- **Records for processing**

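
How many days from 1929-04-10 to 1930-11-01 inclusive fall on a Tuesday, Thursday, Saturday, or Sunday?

1929-04-10 is a Wednesday.
The range spans 571 days (inclusive of both endpoints).
571 = 7 × 81 + 4, so there are 81 full weeks plus 4 extra days.
Each full week contributes 4 days from the set (Tue, Thu, Sat, Sun): 81 × 4 = 324.
The 4 extra days are Wed, Thu, Fri, Sat — 2 of them qualify.
Total: 324 + 2 = 326.

326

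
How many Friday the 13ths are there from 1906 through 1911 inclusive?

Friday-the-13ths by year:
1906: Apr, Jul
1907: Sep, Dec
1908: Mar, Nov
1909: Aug
1910: May
1911: Jan, Oct

10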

- **Exercise directions**
What's required is that all of the material be returned exactly.

- **Completed exercise**
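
How many days from 1929-04-10 to 1930-11-01 inclusive fall on a Tuesday, Thursday, Saturday, or Sunday?

1929-04-10 is a Wednesday.
The range spans 571 days (inclusive of both endpoints).
571 = 7 × 81 + 4, so there are 81 full weeks plus 4 extra days.
Each full week contributes 4 days from the set (Tue, Thu, Sat, Sun): 81 × 4 = 324.
The 4 extra days are Wed, Thu, Fri, Sat — 2 of them qualify.
Total: 324 + 2 = 326.

326

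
How many Friday the 13ths are there from 1906 through 1911 inclusive?

Friday-the-13ths by year:
1906: Apr, Jul
1907: Sep, Dec
1908: Mar, Nov
1909: Aug
1910: May
1911: Jan, Oct

10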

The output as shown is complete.